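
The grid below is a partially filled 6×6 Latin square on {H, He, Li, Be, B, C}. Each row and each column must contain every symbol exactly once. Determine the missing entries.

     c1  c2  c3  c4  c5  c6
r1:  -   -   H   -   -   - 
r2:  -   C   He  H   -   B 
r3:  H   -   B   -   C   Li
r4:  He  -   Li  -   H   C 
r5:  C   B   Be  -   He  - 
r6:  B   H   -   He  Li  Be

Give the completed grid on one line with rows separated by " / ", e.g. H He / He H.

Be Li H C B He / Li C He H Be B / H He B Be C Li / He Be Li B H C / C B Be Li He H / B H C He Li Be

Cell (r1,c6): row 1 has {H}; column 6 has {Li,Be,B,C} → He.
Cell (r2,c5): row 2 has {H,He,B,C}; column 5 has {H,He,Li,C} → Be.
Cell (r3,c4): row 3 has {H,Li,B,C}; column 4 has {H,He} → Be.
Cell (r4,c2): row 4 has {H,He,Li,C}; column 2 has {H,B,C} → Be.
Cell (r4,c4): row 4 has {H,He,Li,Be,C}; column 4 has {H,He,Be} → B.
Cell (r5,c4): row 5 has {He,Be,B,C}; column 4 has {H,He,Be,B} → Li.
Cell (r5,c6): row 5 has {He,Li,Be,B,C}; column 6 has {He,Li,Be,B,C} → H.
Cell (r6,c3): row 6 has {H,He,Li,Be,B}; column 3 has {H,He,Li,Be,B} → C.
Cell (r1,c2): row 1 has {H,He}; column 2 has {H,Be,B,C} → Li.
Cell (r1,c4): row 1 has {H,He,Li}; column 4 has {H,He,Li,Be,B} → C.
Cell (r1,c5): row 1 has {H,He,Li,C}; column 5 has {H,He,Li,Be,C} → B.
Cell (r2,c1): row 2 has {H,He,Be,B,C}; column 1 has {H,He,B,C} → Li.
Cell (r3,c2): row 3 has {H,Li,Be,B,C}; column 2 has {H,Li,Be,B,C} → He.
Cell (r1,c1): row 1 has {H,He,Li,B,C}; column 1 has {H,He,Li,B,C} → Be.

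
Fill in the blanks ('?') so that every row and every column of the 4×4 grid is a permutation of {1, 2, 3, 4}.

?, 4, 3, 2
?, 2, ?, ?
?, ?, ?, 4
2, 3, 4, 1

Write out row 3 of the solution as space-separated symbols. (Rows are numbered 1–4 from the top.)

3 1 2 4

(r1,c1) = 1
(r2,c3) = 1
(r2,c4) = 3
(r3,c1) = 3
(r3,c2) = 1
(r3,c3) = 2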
...
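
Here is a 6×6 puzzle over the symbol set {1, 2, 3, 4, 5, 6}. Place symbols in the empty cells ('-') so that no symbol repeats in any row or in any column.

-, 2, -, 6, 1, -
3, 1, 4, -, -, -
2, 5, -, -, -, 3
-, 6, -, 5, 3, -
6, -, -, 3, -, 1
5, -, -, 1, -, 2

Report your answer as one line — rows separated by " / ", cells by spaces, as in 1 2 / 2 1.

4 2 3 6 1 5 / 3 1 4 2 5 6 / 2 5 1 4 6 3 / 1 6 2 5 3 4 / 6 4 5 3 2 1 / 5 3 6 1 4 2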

What this task involves: Work through the records line by line and tally those with the word "that". Report only the total.

Completed task: 2